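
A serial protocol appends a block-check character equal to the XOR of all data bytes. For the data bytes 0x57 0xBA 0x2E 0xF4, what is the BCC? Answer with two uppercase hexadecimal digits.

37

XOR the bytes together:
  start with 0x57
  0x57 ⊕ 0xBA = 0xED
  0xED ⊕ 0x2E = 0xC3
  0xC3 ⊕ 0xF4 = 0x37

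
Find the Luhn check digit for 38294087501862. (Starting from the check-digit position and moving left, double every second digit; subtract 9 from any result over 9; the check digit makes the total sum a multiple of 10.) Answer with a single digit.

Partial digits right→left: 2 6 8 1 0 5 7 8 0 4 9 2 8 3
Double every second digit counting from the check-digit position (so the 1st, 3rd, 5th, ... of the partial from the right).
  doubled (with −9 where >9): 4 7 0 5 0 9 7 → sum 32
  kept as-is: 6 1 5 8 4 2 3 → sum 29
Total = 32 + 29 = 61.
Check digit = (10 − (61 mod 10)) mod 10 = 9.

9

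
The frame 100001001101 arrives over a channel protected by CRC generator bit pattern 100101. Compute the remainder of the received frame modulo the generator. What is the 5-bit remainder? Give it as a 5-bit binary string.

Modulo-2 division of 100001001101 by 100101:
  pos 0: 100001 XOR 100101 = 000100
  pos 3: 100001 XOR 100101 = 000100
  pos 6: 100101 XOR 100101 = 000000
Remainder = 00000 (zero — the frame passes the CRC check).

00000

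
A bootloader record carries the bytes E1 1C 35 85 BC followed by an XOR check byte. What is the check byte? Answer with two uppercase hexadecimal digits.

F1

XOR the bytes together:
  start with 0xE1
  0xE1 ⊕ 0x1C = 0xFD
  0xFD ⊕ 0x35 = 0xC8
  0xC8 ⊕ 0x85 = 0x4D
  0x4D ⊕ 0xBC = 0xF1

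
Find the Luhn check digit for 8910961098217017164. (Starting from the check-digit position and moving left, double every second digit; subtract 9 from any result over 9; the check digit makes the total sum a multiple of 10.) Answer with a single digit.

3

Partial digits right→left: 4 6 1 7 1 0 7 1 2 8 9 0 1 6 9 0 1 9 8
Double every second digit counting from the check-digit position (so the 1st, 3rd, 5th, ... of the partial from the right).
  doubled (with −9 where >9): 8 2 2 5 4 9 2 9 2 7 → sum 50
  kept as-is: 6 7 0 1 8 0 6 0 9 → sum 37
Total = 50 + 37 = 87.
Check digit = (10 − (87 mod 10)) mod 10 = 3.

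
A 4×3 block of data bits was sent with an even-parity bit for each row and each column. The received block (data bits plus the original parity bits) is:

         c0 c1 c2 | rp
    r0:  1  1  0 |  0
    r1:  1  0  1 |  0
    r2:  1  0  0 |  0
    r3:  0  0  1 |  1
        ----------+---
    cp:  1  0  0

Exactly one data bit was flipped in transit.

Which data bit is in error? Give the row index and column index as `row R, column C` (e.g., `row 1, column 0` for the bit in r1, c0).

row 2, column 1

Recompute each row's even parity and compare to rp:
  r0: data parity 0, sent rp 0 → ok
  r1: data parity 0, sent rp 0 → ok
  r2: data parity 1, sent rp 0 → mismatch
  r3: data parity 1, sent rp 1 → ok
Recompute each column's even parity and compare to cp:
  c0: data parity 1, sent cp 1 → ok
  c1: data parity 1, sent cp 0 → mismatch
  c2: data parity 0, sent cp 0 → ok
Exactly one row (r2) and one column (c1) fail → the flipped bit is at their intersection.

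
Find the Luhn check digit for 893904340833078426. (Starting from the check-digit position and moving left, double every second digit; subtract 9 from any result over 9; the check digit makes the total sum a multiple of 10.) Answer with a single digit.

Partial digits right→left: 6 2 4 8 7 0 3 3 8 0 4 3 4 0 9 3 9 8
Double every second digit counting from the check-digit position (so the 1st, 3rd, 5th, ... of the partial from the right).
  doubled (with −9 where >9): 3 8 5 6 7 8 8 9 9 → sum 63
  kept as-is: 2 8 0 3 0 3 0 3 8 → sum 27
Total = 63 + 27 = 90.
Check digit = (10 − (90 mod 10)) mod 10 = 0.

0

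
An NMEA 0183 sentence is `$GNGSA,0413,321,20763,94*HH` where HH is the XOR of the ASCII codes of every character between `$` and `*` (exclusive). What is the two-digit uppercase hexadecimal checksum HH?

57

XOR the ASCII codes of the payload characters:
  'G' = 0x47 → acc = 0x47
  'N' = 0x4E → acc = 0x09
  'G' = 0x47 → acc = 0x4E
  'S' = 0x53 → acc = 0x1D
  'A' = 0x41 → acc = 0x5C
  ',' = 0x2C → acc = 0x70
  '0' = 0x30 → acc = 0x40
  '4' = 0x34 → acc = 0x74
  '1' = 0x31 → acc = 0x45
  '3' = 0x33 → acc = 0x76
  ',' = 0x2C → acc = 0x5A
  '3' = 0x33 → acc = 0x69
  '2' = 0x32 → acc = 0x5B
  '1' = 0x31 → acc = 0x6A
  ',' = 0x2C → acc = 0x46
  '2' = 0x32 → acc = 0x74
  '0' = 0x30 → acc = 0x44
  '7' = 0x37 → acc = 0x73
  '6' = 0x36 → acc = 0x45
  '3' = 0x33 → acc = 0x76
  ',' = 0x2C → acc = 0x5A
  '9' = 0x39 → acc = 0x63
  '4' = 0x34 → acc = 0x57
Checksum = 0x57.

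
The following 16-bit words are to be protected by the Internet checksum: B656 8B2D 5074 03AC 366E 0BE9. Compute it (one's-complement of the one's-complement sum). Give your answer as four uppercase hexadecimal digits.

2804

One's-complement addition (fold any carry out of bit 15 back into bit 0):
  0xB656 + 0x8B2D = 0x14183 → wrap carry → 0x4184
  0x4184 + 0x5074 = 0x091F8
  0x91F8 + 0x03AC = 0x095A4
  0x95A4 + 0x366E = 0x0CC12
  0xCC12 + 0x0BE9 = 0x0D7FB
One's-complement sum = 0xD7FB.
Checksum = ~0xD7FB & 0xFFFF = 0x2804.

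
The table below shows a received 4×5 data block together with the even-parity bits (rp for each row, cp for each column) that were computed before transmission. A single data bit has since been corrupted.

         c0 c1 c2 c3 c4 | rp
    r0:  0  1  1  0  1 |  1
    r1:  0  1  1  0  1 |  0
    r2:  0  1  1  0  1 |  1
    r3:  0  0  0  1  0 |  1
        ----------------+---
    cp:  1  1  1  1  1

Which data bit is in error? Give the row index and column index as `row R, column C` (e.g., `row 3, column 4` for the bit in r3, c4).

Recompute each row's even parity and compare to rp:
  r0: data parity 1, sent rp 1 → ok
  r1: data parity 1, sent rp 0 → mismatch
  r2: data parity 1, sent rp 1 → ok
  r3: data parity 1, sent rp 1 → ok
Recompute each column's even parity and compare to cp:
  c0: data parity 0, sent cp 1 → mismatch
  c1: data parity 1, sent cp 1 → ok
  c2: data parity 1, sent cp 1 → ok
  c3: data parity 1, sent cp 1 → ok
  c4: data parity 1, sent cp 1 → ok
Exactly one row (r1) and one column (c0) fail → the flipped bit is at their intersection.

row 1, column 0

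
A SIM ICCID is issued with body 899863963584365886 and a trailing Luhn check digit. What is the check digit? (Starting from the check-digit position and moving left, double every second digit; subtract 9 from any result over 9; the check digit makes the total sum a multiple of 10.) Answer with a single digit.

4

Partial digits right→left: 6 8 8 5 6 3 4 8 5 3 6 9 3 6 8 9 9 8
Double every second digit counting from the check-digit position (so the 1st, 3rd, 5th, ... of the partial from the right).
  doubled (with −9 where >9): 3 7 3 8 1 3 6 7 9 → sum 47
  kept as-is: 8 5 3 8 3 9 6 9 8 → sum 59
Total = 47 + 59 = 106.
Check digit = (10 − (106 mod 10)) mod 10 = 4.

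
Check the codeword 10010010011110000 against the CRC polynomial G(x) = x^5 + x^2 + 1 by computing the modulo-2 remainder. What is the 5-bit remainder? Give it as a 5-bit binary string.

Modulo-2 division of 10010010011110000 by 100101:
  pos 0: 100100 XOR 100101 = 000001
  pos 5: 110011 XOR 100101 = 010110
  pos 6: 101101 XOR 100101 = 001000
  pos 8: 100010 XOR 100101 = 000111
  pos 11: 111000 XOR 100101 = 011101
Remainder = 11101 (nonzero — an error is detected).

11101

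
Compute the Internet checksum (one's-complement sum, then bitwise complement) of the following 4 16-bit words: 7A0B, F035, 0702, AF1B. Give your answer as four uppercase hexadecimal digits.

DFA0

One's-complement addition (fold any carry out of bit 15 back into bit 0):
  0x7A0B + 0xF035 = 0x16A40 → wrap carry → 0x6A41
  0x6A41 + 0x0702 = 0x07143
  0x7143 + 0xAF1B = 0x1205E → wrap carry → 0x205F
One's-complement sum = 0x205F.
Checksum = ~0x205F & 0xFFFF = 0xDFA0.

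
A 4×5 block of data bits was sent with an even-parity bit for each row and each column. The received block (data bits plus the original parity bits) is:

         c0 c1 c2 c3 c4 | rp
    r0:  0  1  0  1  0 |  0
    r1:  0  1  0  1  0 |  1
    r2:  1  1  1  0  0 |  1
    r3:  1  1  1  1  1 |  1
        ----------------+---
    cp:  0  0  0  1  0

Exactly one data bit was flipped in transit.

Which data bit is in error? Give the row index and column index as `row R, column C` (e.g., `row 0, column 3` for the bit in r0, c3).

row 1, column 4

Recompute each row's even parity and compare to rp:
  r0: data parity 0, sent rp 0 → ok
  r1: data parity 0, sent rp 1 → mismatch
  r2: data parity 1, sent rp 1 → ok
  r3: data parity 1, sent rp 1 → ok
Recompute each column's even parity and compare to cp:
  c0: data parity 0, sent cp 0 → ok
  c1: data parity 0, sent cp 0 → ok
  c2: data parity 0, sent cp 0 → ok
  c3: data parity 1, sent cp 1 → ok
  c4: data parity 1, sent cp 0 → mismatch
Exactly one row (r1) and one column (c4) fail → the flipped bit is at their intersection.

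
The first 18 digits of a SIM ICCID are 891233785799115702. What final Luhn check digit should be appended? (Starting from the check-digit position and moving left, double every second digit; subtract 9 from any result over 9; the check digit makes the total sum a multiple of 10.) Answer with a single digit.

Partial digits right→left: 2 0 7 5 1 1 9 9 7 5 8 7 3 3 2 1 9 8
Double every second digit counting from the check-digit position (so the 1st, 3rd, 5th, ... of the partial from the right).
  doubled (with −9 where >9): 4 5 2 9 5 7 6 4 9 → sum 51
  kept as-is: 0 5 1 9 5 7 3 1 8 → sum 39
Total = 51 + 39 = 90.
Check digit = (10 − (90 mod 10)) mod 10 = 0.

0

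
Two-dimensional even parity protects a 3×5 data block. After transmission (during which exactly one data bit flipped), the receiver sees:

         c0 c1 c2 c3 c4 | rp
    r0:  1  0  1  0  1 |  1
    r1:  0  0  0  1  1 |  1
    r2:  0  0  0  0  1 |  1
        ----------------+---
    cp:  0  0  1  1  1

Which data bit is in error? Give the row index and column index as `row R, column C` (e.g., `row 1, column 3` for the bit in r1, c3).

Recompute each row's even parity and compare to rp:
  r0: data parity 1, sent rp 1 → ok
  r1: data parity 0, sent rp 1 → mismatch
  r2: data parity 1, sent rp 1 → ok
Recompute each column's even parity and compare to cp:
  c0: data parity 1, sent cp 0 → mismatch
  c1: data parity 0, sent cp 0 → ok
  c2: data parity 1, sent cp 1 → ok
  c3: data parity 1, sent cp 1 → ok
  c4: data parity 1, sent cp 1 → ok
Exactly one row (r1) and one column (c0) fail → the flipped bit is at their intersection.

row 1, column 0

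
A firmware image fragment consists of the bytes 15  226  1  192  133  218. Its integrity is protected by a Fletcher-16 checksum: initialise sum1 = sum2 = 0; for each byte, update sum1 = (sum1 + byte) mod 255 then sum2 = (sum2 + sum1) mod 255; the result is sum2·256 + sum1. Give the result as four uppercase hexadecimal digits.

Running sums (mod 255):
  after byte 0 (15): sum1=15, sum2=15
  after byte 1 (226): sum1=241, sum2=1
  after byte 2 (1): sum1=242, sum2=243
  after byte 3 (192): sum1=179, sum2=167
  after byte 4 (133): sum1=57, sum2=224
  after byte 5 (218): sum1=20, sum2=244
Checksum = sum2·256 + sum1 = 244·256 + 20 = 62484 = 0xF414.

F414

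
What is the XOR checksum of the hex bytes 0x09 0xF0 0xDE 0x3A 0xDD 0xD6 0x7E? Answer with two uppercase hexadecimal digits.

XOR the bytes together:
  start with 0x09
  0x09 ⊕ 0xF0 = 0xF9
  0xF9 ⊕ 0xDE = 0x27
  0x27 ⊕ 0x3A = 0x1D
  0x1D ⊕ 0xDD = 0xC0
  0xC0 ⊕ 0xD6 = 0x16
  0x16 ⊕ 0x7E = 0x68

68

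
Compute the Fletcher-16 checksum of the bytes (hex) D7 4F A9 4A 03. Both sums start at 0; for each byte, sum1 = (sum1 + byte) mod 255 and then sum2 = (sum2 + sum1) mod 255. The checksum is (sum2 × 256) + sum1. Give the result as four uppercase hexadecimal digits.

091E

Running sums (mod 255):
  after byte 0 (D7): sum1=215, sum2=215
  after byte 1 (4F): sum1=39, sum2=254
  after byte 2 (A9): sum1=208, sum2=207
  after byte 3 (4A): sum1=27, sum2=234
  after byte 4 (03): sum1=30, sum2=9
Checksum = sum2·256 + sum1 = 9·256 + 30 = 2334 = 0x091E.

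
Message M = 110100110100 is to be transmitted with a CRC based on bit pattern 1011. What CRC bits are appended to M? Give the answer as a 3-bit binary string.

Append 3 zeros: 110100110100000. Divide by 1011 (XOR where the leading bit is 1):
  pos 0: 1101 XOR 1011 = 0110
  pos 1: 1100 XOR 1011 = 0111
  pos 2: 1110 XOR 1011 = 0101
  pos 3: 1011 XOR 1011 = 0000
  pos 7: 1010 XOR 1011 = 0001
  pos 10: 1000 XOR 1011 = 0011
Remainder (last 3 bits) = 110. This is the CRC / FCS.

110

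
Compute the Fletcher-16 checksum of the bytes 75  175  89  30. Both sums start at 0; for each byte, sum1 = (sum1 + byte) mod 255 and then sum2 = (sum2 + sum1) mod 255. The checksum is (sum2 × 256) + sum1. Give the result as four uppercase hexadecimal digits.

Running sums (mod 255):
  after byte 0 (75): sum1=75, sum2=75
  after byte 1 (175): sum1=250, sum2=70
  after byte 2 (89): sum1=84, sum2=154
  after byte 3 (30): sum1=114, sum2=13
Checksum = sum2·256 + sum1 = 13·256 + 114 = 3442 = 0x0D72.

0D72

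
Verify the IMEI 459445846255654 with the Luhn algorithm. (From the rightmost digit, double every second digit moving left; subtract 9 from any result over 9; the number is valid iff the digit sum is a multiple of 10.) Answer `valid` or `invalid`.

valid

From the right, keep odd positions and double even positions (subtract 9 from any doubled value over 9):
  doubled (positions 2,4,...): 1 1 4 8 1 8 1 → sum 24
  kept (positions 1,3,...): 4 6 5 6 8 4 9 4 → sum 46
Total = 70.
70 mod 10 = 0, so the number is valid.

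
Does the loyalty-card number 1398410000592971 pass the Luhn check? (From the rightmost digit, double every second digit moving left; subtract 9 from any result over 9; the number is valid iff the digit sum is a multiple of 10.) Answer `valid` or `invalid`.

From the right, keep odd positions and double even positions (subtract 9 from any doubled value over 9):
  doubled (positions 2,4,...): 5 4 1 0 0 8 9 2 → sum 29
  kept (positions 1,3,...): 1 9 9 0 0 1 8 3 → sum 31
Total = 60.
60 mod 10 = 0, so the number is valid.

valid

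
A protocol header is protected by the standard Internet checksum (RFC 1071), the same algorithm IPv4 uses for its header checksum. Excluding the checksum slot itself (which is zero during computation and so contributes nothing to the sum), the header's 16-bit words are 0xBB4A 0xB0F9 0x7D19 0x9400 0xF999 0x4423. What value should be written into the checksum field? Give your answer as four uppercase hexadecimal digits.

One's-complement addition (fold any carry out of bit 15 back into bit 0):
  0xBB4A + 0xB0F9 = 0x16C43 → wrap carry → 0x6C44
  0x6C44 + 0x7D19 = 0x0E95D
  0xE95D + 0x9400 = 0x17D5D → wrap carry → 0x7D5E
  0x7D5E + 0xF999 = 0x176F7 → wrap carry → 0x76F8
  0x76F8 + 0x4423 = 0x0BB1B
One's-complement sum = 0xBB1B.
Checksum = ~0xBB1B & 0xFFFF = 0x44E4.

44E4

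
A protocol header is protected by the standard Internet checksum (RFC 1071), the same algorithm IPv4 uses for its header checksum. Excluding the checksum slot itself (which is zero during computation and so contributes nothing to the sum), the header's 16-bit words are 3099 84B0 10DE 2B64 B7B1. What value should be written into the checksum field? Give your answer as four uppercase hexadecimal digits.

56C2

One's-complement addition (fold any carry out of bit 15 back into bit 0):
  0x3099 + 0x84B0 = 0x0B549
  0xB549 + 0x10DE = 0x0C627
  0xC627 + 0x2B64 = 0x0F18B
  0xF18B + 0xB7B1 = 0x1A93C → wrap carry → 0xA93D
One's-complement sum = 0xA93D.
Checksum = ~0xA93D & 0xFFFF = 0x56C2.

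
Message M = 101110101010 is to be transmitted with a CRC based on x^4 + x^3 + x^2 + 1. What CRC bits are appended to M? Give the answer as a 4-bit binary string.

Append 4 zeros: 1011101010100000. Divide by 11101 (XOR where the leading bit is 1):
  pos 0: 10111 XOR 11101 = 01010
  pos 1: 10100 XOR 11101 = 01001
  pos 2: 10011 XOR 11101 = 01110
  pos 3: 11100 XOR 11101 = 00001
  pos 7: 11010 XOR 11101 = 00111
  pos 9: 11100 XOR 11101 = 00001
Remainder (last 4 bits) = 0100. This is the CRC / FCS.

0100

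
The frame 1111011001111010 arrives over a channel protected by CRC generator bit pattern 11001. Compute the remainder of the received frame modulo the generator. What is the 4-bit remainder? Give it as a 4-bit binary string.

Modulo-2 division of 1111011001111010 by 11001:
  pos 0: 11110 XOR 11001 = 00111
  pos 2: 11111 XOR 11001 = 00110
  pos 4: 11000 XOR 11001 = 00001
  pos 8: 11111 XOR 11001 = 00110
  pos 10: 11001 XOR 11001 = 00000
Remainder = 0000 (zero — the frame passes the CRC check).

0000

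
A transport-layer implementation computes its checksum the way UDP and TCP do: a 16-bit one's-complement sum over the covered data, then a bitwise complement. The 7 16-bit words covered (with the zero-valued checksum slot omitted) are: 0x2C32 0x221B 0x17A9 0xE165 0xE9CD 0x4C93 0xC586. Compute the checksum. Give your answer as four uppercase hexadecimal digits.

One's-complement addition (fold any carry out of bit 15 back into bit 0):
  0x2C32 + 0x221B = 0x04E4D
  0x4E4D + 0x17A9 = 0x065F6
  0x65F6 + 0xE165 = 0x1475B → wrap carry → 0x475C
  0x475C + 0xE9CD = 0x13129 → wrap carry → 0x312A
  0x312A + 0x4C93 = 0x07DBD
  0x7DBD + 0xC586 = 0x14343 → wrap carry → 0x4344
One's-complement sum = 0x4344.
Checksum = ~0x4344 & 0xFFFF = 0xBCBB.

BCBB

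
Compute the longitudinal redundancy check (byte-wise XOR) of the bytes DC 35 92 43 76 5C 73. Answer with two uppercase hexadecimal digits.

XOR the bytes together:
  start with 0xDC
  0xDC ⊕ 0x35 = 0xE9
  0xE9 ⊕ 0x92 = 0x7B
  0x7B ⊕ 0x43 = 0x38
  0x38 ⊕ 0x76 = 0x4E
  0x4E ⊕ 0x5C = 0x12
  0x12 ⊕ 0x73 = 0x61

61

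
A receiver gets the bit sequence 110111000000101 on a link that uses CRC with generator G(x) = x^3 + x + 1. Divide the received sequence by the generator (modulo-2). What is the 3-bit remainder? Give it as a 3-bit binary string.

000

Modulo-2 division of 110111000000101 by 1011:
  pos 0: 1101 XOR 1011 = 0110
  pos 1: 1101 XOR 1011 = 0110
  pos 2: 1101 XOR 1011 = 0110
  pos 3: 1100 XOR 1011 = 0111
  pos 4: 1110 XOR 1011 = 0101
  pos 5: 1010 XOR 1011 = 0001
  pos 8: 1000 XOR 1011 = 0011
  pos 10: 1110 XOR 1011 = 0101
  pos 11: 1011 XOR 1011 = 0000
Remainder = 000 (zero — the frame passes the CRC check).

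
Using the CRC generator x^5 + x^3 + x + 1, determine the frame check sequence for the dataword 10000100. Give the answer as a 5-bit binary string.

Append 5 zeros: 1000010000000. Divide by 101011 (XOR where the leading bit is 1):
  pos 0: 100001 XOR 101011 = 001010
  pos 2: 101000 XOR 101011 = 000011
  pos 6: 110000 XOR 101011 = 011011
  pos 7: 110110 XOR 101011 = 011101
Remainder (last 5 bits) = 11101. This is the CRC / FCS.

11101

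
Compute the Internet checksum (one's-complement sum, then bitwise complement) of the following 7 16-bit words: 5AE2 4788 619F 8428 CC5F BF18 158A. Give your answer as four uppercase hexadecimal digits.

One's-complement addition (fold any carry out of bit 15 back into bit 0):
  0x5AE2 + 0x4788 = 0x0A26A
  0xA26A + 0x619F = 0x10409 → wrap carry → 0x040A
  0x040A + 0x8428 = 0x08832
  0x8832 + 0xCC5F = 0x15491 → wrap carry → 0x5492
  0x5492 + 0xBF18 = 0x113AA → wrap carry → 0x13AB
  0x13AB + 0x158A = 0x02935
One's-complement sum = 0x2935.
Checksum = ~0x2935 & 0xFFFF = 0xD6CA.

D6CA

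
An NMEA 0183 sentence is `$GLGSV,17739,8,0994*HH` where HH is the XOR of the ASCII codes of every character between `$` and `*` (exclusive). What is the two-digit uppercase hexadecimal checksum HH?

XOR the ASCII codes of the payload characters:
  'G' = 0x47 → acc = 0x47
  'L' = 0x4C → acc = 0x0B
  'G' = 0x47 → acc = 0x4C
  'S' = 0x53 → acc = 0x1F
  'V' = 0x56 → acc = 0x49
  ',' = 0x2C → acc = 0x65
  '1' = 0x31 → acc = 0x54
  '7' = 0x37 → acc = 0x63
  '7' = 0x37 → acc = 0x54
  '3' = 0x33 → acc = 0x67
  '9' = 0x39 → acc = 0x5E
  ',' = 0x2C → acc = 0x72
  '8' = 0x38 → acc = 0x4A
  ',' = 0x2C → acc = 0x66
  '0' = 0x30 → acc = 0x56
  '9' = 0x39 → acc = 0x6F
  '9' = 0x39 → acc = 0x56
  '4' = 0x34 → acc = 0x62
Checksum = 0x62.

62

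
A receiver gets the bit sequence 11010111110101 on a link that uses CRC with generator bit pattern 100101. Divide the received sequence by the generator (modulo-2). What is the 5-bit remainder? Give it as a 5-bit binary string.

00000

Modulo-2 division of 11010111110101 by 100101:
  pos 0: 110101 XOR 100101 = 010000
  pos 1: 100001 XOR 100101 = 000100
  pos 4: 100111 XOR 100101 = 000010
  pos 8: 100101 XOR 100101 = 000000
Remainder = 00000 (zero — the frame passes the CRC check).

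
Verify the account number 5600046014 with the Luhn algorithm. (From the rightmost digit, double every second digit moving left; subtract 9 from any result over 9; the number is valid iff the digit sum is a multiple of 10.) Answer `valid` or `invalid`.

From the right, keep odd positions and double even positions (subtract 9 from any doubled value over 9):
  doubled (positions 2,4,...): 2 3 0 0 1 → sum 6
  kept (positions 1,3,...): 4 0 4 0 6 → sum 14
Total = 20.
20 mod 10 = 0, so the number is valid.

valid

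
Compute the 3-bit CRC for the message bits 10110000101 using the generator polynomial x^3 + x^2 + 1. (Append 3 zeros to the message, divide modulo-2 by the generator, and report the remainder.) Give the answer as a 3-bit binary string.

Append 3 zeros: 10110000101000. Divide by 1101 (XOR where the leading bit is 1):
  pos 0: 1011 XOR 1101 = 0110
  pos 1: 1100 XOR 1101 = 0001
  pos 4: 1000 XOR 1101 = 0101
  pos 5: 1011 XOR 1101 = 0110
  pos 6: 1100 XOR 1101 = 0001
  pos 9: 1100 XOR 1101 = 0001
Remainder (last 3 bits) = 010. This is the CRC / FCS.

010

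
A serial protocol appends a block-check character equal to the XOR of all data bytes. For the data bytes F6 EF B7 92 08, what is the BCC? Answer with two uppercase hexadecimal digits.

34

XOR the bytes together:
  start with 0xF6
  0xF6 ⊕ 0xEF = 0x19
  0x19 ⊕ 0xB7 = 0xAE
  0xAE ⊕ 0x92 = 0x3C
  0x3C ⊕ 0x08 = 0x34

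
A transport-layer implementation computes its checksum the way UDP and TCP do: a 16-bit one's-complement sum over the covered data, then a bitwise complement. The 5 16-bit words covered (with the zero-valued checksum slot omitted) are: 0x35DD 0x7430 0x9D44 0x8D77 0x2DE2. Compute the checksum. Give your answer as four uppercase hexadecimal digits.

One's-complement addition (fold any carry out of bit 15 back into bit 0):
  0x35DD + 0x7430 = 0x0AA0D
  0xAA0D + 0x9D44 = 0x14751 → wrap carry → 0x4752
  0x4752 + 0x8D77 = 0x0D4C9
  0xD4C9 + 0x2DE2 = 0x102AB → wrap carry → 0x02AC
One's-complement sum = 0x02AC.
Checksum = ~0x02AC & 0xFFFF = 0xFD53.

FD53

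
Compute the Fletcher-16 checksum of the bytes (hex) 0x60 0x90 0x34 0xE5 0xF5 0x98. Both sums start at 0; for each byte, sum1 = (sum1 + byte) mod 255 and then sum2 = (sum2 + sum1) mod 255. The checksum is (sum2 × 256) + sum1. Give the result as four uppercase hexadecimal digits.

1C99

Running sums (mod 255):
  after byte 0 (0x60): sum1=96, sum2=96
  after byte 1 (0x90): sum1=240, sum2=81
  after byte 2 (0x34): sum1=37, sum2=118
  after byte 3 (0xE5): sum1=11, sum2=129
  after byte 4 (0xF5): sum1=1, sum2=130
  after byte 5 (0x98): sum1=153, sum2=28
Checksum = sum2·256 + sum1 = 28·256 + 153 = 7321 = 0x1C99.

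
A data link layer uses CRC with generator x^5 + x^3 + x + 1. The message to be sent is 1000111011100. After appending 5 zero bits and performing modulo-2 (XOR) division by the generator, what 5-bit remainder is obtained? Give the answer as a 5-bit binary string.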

######

Pull every line containing "transmission" from the entries above and copy it.

> TASK ANSWER
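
The table below shows a received 4×5 data block together with the even-parity bits (rp for each row, cp for each column) that were computed before transmission. A single data bit has since been corrupted.
Two-dimensional even parity protects a 3×5 data block. After transmission (during which exactly one data bit flipped), the receiver sees: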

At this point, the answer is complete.